**What the exercise asks:**
Locate all lines in the data below that hold "system" and show them.

**Data in this exercise:**

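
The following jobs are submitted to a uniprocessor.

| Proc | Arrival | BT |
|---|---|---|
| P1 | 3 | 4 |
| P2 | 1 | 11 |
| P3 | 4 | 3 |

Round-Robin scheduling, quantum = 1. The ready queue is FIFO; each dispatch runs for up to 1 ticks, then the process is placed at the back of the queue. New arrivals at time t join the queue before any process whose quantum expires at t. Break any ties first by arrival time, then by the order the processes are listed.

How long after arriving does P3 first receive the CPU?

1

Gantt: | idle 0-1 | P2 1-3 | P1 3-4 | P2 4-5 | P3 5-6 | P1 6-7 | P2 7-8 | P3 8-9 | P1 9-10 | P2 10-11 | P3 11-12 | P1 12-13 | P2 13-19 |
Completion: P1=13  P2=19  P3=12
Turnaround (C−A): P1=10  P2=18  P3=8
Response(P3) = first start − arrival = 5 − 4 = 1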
* * *
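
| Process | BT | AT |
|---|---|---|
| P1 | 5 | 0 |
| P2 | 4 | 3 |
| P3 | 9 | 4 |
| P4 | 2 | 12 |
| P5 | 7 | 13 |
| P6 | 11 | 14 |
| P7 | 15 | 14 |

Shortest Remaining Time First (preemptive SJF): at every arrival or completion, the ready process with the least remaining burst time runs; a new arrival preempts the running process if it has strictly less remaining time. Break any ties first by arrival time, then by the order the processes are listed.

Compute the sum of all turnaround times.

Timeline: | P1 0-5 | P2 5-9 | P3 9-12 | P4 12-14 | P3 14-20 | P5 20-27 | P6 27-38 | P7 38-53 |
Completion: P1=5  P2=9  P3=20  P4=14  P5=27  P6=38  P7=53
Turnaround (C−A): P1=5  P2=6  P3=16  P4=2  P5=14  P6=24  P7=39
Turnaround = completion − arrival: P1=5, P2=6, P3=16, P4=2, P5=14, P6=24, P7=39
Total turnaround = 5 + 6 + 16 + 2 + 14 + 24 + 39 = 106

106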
---
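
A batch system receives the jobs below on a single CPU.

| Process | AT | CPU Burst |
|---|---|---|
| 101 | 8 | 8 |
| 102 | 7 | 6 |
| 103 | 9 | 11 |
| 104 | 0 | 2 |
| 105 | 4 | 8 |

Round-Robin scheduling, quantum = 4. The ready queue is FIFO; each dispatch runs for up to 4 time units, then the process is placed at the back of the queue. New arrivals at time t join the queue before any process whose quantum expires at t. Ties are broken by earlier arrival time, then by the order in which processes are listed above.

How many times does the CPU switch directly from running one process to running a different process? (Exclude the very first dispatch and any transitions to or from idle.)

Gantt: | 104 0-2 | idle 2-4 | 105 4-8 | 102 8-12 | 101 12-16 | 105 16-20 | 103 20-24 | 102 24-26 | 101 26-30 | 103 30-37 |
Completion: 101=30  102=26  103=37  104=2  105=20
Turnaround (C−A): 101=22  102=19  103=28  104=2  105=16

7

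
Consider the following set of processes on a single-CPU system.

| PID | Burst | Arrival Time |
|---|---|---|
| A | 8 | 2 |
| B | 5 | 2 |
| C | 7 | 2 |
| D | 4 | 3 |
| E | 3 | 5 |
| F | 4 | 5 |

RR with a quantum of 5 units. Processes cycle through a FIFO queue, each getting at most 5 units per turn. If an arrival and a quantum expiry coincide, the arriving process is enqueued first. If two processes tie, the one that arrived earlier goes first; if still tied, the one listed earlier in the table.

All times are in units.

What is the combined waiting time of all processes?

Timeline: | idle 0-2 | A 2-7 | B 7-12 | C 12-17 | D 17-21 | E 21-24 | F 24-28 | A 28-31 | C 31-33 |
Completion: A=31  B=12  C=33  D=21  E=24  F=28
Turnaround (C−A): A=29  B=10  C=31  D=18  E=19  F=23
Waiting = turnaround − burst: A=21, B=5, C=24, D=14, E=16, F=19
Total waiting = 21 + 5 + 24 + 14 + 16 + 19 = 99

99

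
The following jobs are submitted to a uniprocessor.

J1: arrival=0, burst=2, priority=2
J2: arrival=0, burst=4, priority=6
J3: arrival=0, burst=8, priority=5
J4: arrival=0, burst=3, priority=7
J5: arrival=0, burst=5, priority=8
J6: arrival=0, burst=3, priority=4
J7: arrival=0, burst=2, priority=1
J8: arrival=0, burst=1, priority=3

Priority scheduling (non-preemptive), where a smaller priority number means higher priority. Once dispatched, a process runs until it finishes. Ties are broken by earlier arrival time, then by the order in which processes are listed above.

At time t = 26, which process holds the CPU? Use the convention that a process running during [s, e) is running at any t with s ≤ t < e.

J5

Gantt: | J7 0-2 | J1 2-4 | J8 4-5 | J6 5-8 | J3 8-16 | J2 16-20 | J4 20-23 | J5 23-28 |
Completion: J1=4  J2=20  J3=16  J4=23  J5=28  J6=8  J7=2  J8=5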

**Result for this task:**
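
A batch system receives the jobs below on a single CPU.
Consider the following set of processes on a single-CPU system.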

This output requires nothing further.